STUDY MATERIAL Start Marker

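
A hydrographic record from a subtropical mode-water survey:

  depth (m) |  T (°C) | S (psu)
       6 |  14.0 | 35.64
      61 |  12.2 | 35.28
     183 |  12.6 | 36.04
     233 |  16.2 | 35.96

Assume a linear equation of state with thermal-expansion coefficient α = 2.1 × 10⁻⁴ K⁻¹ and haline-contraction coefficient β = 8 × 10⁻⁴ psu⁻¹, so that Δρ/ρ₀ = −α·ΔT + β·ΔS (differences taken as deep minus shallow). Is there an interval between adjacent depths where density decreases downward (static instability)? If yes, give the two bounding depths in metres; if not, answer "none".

183–233 m

Evaluate Δρ/ρ₀ = −αΔT + βΔS across each adjacent pair:
  6–61 m: −αΔT+βΔS = −(2.1 × 10⁻⁴)(-1.8)+(8 × 10⁻⁴)(-0.36) = 9.0 × 10⁻⁵ → stable
  61–183 m: −αΔT+βΔS = −(2.1 × 10⁻⁴)(+0.4)+(8 × 10⁻⁴)(+0.76) = 5.2 × 10⁻⁴ → stable
  183–233 m: −αΔT+βΔS = −(2.1 × 10⁻⁴)(+3.6)+(8 × 10⁻⁴)(-0.08) = -8.2 × 10⁻⁴ → UNSTABLE
The 183–233 m interval has Δρ < 0: lighter water underlies denser water.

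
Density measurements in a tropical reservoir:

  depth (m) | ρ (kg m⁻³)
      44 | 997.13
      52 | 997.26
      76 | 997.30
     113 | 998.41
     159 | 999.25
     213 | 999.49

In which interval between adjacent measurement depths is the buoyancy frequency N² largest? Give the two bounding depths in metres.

76–113 m

Compute the density gradient over each adjacent pair:
  44–52 m: Δρ/Δz = 0.13/8 = 0.016 kg m⁻⁴
  52–76 m: Δρ/Δz = 0.04/24 = 1.7 × 10⁻³ kg m⁻⁴
  76–113 m: Δρ/Δz = 1.11/37 = 0.030 kg m⁻⁴
  113–159 m: Δρ/Δz = 0.84/46 = 0.018 kg m⁻⁴
  159–213 m: Δρ/Δz = 0.24/54 = 4.4 × 10⁻³ kg m⁻⁴
The largest gradient is in the 76–113 m interval — the pycnocline.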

STUDY MATERIAL End Marker

#### WORK REQUEST
Print every record above exactly as it stands.

#### ANSWER SPACE
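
A hydrographic record from a subtropical mode-water survey:

  depth (m) |  T (°C) | S (psu)
       6 |  14.0 | 35.64
      61 |  12.2 | 35.28
     183 |  12.6 | 36.04
     233 |  16.2 | 35.96

Assume a linear equation of state with thermal-expansion coefficient α = 2.1 × 10⁻⁴ K⁻¹ and haline-contraction coefficient β = 8 × 10⁻⁴ psu⁻¹, so that Δρ/ρ₀ = −α·ΔT + β·ΔS (differences taken as deep minus shallow). Is there an interval between adjacent depths where density decreases downward (static instability)? If yes, give the two bounding depths in metres; if not, answer "none".

183–233 m

Evaluate Δρ/ρ₀ = −αΔT + βΔS across each adjacent pair:
  6–61 m: −αΔT+βΔS = −(2.1 × 10⁻⁴)(-1.8)+(8 × 10⁻⁴)(-0.36) = 9.0 × 10⁻⁵ → stable
  61–183 m: −αΔT+βΔS = −(2.1 × 10⁻⁴)(+0.4)+(8 × 10⁻⁴)(+0.76) = 5.2 × 10⁻⁴ → stable
  183–233 m: −αΔT+βΔS = −(2.1 × 10⁻⁴)(+3.6)+(8 × 10⁻⁴)(-0.08) = -8.2 × 10⁻⁴ → UNSTABLE
The 183–233 m interval has Δρ < 0: lighter water underlies denser water.

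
Density measurements in a tropical reservoir:

  depth (m) | ρ (kg m⁻³)
      44 | 997.13
      52 | 997.26
      76 | 997.30
     113 | 998.41
     159 | 999.25
     213 | 999.49

In which interval between adjacent measurement depths is the buoyancy frequency N² largest? Give the two bounding depths in metres.

76–113 m

Compute the density gradient over each adjacent pair:
  44–52 m: Δρ/Δz = 0.13/8 = 0.016 kg m⁻⁴
  52–76 m: Δρ/Δz = 0.04/24 = 1.7 × 10⁻³ kg m⁻⁴
  76–113 m: Δρ/Δz = 1.11/37 = 0.030 kg m⁻⁴
  113–159 m: Δρ/Δz = 0.84/46 = 0.018 kg m⁻⁴
  159–213 m: Δρ/Δz = 0.24/54 = 4.4 × 10⁻³ kg m⁻⁴
The largest gradient is in the 76–113 m interval — the pycnocline.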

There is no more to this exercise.